[Stored data]
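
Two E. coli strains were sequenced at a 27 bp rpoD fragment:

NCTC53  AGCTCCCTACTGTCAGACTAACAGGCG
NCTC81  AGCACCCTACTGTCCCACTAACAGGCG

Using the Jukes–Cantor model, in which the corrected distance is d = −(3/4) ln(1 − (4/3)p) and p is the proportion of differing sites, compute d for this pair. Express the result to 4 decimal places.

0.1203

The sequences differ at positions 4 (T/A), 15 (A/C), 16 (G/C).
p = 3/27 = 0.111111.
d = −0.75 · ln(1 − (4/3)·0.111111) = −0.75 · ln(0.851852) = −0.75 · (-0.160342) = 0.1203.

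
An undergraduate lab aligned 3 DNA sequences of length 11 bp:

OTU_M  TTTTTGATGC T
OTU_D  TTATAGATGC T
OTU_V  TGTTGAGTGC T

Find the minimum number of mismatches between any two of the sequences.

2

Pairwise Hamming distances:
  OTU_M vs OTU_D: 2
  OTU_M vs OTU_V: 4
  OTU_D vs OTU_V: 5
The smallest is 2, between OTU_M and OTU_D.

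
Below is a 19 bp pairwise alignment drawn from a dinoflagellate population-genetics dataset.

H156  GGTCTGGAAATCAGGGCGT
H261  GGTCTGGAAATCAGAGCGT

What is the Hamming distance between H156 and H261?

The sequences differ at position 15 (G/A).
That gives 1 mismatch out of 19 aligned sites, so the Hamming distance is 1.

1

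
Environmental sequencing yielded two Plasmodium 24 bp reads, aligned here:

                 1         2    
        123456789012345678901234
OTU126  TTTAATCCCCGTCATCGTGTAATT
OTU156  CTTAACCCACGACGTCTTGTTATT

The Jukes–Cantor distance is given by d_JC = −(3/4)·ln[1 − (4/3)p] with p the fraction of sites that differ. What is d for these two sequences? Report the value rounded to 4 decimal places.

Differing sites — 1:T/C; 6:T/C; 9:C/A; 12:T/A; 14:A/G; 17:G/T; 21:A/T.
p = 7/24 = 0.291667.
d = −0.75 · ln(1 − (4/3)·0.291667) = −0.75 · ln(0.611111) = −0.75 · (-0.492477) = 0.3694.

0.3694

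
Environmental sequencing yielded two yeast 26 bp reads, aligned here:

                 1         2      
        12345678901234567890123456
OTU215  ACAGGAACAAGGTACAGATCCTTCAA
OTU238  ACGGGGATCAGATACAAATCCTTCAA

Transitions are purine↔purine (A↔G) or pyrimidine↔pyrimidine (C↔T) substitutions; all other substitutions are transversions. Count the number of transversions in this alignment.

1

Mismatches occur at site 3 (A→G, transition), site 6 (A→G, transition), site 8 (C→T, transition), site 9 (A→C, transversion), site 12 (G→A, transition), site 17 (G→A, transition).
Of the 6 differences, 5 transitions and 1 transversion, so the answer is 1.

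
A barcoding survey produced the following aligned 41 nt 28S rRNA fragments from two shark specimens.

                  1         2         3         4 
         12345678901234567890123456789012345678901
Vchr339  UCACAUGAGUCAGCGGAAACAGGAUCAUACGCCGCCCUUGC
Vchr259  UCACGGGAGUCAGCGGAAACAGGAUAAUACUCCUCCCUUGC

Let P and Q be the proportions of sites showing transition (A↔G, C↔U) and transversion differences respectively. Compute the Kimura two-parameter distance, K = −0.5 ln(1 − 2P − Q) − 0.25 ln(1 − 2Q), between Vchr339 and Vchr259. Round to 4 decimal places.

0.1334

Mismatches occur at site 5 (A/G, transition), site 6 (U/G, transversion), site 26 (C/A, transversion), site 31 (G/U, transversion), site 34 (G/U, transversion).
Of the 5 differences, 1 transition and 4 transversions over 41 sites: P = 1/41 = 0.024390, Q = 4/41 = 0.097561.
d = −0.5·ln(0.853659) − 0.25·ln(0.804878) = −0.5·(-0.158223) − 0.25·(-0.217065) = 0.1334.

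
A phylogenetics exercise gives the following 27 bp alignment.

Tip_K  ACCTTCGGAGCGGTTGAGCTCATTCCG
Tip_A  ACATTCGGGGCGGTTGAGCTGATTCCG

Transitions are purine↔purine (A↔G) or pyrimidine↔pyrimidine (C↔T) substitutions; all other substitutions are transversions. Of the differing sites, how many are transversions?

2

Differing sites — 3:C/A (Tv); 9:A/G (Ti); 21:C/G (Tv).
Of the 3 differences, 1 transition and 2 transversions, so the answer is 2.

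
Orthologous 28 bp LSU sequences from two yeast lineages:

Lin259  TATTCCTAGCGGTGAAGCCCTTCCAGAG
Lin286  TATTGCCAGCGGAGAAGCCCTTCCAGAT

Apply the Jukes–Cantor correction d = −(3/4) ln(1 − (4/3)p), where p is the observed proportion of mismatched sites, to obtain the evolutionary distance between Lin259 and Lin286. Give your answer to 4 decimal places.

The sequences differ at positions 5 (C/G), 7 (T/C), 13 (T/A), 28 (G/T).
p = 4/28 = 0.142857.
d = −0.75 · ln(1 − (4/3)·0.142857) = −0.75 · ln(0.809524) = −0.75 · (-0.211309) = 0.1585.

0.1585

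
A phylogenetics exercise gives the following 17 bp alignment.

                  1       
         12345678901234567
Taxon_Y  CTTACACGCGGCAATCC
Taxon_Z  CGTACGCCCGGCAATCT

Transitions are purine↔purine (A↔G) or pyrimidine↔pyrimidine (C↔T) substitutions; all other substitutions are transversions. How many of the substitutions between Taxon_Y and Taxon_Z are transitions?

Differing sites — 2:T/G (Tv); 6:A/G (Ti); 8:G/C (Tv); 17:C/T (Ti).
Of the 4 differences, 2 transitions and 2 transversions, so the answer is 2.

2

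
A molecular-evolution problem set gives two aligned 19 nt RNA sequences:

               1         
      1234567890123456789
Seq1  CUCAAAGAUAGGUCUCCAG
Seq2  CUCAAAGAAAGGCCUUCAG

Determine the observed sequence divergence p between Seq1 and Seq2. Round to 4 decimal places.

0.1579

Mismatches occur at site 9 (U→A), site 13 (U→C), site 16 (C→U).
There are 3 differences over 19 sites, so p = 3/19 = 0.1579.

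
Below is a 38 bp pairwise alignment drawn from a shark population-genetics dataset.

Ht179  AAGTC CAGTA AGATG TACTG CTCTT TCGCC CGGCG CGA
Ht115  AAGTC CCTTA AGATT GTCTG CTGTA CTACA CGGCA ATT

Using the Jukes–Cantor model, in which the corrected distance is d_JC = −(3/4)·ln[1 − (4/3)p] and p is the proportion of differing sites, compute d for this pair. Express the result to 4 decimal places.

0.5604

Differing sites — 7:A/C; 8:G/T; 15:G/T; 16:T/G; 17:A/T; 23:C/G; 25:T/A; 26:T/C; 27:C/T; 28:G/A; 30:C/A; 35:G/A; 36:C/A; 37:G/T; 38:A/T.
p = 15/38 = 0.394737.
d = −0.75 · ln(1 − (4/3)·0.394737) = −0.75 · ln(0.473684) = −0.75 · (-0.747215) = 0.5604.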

Problem details: Filter the data for the string "AAGTC". Copy each matching line.

Task result:
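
Ht179  AAGTC CAGTA AGATG TACTG CTCTT TCGCC CGGCG CGA
Ht115  AAGTC CCTTA AGATT GTCTG CTGTA CTACA CGGCA ATT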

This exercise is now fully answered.